* [WHAT IS BEING ASKED]: From the line below that contains "nodes: 0:pt, 2:pt, 5:pt, 8:pt, 9:pt, 12:F, 13:F" to the line that contains "9 --has--> 5", repeat every line exactly, both ends included, and nothing else.

* [INPUT RECORDS]:
============
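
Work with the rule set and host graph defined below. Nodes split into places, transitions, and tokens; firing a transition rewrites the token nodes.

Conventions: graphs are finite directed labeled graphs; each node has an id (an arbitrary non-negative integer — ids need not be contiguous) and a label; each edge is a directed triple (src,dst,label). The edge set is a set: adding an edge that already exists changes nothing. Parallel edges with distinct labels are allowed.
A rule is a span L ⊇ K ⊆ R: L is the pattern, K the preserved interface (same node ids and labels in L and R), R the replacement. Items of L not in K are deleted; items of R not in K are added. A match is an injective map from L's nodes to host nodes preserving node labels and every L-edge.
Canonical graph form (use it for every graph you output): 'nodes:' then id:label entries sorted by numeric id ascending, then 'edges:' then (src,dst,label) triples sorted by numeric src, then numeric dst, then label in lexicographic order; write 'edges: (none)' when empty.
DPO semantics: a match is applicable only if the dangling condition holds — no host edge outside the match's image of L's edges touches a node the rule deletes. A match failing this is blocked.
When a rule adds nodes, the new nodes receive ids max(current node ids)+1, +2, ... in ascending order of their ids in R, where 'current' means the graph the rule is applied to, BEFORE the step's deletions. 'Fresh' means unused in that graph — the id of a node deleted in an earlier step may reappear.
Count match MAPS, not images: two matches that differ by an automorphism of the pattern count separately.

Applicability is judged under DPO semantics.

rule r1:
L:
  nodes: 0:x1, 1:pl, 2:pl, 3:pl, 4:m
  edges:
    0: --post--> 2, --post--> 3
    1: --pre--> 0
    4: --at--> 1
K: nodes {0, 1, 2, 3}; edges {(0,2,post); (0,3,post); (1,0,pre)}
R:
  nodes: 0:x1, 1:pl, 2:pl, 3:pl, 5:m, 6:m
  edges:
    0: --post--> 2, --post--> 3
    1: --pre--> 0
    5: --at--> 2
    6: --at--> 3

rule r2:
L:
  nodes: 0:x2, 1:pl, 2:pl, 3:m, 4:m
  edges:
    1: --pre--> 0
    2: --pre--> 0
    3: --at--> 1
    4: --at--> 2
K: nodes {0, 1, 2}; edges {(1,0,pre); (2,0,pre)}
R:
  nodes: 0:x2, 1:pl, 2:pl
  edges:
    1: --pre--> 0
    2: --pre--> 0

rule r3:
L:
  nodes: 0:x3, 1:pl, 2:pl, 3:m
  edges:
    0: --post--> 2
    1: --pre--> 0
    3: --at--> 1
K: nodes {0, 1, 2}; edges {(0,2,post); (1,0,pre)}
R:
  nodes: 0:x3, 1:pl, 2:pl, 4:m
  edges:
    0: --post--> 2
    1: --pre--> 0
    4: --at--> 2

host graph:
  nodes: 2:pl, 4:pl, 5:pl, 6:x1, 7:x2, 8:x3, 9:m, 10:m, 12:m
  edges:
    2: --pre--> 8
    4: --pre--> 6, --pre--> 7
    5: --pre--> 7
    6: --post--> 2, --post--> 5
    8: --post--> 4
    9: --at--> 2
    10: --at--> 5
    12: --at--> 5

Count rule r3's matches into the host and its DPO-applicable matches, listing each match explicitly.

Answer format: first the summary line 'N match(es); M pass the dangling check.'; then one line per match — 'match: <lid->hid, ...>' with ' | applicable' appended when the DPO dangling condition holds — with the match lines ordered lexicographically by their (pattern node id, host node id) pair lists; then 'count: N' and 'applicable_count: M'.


1 match(es); 1 pass the dangling check.
match: 0->8, 1->2, 2->4, 3->9 | applicable
count: 1
applicable_count: 1


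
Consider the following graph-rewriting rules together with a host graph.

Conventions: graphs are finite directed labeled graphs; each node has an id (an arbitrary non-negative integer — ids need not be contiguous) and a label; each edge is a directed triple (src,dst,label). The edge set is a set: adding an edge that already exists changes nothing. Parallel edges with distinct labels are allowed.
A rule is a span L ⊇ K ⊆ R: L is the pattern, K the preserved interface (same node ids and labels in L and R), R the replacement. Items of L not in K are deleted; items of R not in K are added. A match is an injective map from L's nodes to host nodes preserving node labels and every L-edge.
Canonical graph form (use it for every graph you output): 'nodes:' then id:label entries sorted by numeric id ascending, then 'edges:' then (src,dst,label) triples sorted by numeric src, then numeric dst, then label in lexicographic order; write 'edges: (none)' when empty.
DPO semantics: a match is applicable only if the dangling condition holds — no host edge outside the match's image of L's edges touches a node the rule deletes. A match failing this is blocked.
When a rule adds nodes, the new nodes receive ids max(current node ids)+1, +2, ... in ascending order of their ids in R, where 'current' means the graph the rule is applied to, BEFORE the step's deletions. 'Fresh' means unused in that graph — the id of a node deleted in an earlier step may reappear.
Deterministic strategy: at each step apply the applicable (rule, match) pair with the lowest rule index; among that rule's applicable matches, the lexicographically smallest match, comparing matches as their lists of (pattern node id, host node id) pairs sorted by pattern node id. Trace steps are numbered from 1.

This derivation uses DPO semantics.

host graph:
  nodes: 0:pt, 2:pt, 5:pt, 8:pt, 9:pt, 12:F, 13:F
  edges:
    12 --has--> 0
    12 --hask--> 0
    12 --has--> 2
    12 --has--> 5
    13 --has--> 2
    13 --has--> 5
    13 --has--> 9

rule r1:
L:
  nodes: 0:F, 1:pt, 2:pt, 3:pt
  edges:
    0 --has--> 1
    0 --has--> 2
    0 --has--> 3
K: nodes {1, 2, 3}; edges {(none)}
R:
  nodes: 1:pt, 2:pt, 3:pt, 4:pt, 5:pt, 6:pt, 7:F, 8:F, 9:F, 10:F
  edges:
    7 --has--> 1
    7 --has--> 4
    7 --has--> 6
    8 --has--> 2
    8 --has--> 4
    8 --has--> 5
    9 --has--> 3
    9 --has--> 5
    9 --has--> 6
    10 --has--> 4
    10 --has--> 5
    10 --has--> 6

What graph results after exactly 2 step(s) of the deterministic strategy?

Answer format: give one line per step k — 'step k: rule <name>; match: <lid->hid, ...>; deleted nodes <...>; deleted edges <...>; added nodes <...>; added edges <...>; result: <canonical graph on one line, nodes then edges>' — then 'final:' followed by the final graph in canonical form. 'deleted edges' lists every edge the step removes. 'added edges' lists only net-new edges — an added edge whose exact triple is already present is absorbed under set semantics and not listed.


step 1: rule r1; match: 0->13, 1->2, 2->5, 3->9; deleted nodes 13; deleted edges (13,2,has); (13,5,has); (13,9,has); added nodes 14, 15, 16, 17, 18, 19, 20; added edges (17,2,has); (17,14,has); (17,16,has); (18,5,has); (18,14,has); (18,15,has); (19,9,has); (19,15,has); (19,16,has); (20,14,has); (20,15,has); (20,16,has); result: nodes: 0:pt, 2:pt, 5:pt, 8:pt, 9:pt, 12:F, 14:pt, 15:pt, 16:pt, 17:F, 18:F, 19:F, 20:F edges: (12,0,has); (12,0,hask); (12,2,has); (12,5,has); (17,2,has); (17,14,has); (17,16,has); (18,5,has); (18,14,has); (18,15,has); (19,9,has); (19,15,has); (19,16,has); (20,14,has); (20,15,has); (20,16,has)
step 2: rule r1; match: 0->17, 1->2, 2->14, 3->16; deleted nodes 17; deleted edges (17,2,has); (17,14,has); (17,16,has); added nodes 21, 22, 23, 24, 25, 26, 27; added edges (24,2,has); (24,21,has); (24,23,has); (25,14,has); (25,21,has); (25,22,has); (26,16,has); (26,22,has); (26,23,has); (27,21,has); (27,22,has); (27,23,has); result: nodes: 0:pt, 2:pt, 5:pt, 8:pt, 9:pt, 12:F, 14:pt, 15:pt, 16:pt, 18:F, 19:F, 20:F, 21:pt, 22:pt, 23:pt, 24:F, 25:F, 26:F, 27:F edges: (12,0,has); (12,0,hask); (12,2,has); (12,5,has); (18,5,has); (18,14,has); (18,15,has); (19,9,has); (19,15,has); (19,16,has); (20,14,has); (20,15,has); (20,16,has); (24,2,has); (24,21,has); (24,23,has); (25,14,has); (25,21,has); (25,22,has); (26,16,has); (26,22,has); (26,23,has); (27,21,has); (27,22,has); (27,23,has)
final:
nodes: 0:pt, 2:pt, 5:pt, 8:pt, 9:pt, 12:F, 14:pt, 15:pt, 16:pt, 18:F, 19:F, 20:F, 21:pt, 22:pt, 23:pt, 24:F, 25:F, 26:F, 27:F
edges: (12,0,has); (12,0,hask); (12,2,has); (12,5,has); (18,5,has); (18,14,has); (18,15,has); (19,9,has); (19,15,has); (19,16,has); (20,14,has); (20,15,has); (20,16,has); (24,2,has); (24,21,has); (24,23,has); (25,14,has); (25,21,has); (25,22,has); (26,16,has); (26,22,has); (26,23,has); (27,21,has); (27,22,has); (27,23,has)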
============
* [RESULT FOR THIS TASK]:
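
  nodes: 0:pt, 2:pt, 5:pt, 8:pt, 9:pt, 12:F, 13:F
  edges:
    12 --has--> 0
    12 --hask--> 0
    12 --has--> 2
    12 --has--> 5
    13 --has--> 2
    13 --has--> 5
    13 --has--> 9

rule r1:
L:
  nodes: 0:F, 1:pt, 2:pt, 3:pt
  edges:
    0 --has--> 1
    0 --has--> 2
    0 --has--> 3
K: nodes {1, 2, 3}; edges {(none)}
R:
  nodes: 1:pt, 2:pt, 3:pt, 4:pt, 5:pt, 6:pt, 7:F, 8:F, 9:F, 10:F
  edges:
    7 --has--> 1
    7 --has--> 4
    7 --has--> 6
    8 --has--> 2
    8 --has--> 4
    8 --has--> 5
    9 --has--> 3
    9 --has--> 5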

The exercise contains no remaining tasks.